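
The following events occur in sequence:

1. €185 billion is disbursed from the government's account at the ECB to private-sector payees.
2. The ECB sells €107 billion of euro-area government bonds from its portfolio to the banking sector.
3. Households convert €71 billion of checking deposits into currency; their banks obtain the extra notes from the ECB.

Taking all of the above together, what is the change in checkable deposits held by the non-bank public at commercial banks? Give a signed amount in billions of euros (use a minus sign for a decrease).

+€114 billion

Government spending €185 billion: non-bank counterparties' bank balances rise → +€185B.
OMO sale (to banks) €107 billion: the counterparty is a bank, so public deposits are unchanged → 0.
Currency withdrawal €71 billion: non-bank counterparties' bank balances fall → −€71B.
Net: 185 + 0 − 71 = +€114 billion.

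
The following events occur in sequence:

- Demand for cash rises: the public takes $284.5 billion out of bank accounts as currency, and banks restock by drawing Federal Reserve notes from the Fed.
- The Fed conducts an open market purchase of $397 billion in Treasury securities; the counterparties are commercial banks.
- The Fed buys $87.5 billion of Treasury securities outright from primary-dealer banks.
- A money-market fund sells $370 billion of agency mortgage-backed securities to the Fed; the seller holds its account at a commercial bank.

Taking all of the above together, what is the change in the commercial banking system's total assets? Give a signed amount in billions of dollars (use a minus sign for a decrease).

Fed balance sheet:
  Assets:      Securities +$854.5B
  Liabilities: Bank reserves +$570B, Currency in circulation +$284.5B
Commercial banking system:
  Assets:      Reserves at CB +$570B, Securities −$484.5B
  Liabilities: Checkable deposits +$85.5B
Change in total bank assets = +$85.5 billion.

+$85.5 billion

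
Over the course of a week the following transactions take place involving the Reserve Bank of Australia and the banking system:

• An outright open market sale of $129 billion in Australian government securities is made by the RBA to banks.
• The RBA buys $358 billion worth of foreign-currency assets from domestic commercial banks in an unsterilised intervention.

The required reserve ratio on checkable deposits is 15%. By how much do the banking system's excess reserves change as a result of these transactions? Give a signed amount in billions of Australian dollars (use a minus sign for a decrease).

OMO sale (to banks) $129 billion: reserves −$129B, deposits 0.
FX purchase $358 billion: reserves +$358B, deposits 0.
Totals: Δreserves = +$229B, Δdeposits = 0.
Δrequired reserves = 15% × 0 = 0.
Δexcess reserves = Δreserves − Δrequired = +$229B − (0) = +$229 billion.

+$229 billion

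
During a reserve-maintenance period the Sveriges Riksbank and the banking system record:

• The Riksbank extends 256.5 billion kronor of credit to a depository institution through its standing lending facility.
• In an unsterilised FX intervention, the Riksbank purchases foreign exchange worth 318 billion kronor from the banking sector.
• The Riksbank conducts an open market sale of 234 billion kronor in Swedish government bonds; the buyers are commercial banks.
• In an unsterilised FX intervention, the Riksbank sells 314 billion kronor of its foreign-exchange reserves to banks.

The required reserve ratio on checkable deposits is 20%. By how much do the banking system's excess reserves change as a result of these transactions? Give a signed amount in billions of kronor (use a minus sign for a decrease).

Discount-window loan 256.5 billion kronor: reserves +256.5B, deposits 0.
FX purchase 318 billion kronor: reserves +318B, deposits 0.
OMO sale (to banks) 234 billion kronor: reserves −234B, deposits 0.
FX sale 314 billion kronor: reserves −314B, deposits 0.
Totals: Δreserves = +26.5B, Δdeposits = 0.
Δrequired reserves = 20% × 0 = 0.
Δexcess reserves = Δreserves − Δrequired = +26.5B − (0) = +26.5 billion.

+26.5 billion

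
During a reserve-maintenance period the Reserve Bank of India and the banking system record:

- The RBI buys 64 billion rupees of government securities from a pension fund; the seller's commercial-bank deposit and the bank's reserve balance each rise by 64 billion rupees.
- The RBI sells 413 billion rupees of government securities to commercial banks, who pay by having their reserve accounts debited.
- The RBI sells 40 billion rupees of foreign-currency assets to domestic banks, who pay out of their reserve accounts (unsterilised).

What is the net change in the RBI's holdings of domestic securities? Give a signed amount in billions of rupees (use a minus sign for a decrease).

Asset purchase (from non-banks) 64 billion rupees: securities added to the RBI's portfolio → +64B.
OMO sale (to banks) 413 billion rupees: securities removed from the RBI's portfolio → −413B.
FX sale 40 billion rupees: the RBI's securities portfolio is untouched → 0.
Net: 64 − 413 + 0 = -349 billion.

-349 billion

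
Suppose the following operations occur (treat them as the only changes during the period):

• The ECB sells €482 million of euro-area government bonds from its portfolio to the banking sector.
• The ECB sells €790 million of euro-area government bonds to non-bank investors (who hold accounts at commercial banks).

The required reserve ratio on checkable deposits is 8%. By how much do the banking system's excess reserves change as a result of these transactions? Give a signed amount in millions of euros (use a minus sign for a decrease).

-€1208.8 million

OMO sale (to banks) €482 million: reserves −€482M, deposits 0.
Asset sale (to non-banks) €790 million: reserves −€790M, deposits −€790M.
Totals: Δreserves = −€1272M, Δdeposits = −€790M.
Δrequired reserves = 8% × −€790M = −€63.2M.
Δexcess reserves = Δreserves − Δrequired = −€1272M − (−€63.2M) = -€1208.8 million.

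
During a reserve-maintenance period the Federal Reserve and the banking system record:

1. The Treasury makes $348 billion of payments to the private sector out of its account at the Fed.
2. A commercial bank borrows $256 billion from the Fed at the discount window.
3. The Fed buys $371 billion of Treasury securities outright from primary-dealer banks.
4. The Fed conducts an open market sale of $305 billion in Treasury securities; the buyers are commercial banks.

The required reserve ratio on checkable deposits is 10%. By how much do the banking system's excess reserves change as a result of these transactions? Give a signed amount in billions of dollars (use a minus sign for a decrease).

+$635.2 billion

Government spending $348 billion: reserves +$348B, deposits +$348B.
Discount-window loan $256 billion: reserves +$256B, deposits 0.
OMO purchase (from banks) $371 billion: reserves +$371B, deposits 0.
OMO sale (to banks) $305 billion: reserves −$305B, deposits 0.
Totals: Δreserves = +$670B, Δdeposits = +$348B.
Δrequired reserves = 10% × +$348B = +$34.8B.
Δexcess reserves = Δreserves − Δrequired = +$670B − (+$34.8B) = +$635.2 billion.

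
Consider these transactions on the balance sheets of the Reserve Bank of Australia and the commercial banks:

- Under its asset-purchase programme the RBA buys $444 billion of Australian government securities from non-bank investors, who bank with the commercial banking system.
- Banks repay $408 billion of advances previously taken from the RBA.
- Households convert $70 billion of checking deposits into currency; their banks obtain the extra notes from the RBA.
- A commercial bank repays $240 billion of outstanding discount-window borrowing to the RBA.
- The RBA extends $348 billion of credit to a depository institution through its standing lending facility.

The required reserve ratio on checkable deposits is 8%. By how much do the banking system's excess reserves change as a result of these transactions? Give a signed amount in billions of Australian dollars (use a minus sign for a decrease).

Asset purchase (from non-banks) $444 billion: reserves +$444B, deposits +$444B.
Discount-window repayment $408 billion: reserves −$408B, deposits 0.
Currency withdrawal $70 billion: reserves −$70B, deposits −$70B.
Discount-window repayment $240 billion: reserves −$240B, deposits 0.
Discount-window loan $348 billion: reserves +$348B, deposits 0.
Totals: Δreserves = +$74B, Δdeposits = +$374B.
Δrequired reserves = 8% × +$374B = +$29.92B.
Δexcess reserves = Δreserves − Δrequired = +$74B − (+$29.92B) = +$44.08 billion.

+$44.08 billion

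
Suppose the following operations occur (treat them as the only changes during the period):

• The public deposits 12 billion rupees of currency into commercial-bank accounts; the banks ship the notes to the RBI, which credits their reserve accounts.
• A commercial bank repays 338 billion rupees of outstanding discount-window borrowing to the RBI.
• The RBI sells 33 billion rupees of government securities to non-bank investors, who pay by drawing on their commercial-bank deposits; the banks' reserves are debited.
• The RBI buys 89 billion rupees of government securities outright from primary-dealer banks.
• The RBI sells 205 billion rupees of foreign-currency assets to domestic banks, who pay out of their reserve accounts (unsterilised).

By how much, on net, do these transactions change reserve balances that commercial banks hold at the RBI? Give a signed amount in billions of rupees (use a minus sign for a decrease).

RBI balance sheet:
  Assets:      Securities +56B, Loans to banks −338B, Foreign assets −205B
  Liabilities: Bank reserves −475B, Currency in circulation −12B
Commercial banking system:
  Assets:      Reserves at CB −475B, Securities −89B, Foreign assets +205B
  Liabilities: Checkable deposits −21B, Borrowings from CB −338B
So the change in reserve balances that commercial banks hold at the RBI is -475 billion.

-475 billion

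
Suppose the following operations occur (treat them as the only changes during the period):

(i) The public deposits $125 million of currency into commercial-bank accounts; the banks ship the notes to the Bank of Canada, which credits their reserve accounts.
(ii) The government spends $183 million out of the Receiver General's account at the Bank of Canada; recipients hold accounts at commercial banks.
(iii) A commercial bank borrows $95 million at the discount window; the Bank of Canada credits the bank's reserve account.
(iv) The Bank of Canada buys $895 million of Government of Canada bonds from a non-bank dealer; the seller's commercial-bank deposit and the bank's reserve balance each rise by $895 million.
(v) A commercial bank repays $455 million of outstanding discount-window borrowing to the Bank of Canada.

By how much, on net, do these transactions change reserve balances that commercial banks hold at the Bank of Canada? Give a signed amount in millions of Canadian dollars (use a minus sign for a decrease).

Bank of Canada balance sheet:
  Assets:      Securities +$895M, Loans to banks −$360M
  Liabilities: Bank reserves +$843M, Currency in circulation −$125M, Government deposits −$183M
So the change in reserve balances that commercial banks hold at the Bank of Canada is +$843 million.

+$843 million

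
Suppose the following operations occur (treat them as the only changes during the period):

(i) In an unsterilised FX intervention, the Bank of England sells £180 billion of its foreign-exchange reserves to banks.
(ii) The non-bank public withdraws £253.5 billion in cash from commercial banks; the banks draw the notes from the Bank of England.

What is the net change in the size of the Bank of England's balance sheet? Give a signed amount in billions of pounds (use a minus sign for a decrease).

-£180 billion

FX sale £180 billion: a Bank of England asset is shed → −£180B.
Currency withdrawal £253.5 billion: only the composition of liabilities changes → 0.
Net: −180 + 0 = -£180 billion.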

_WHAT YOU HAVE TO DO_
Would you copy out exactly the lines above that start at the one containing "bonds; the buyers are commercial banks." and end at the one containing "kronor of its foreign-exchange reserves to banks.", inclusive?

_PROBLEM SOLUTION_
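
• The Riksbank conducts an open market sale of 234 billion kronor in Swedish government bonds; the buyers are commercial banks.
• In an unsterilised FX intervention, the Riksbank sells 314 billion kronor of its foreign-exchange reserves to banks.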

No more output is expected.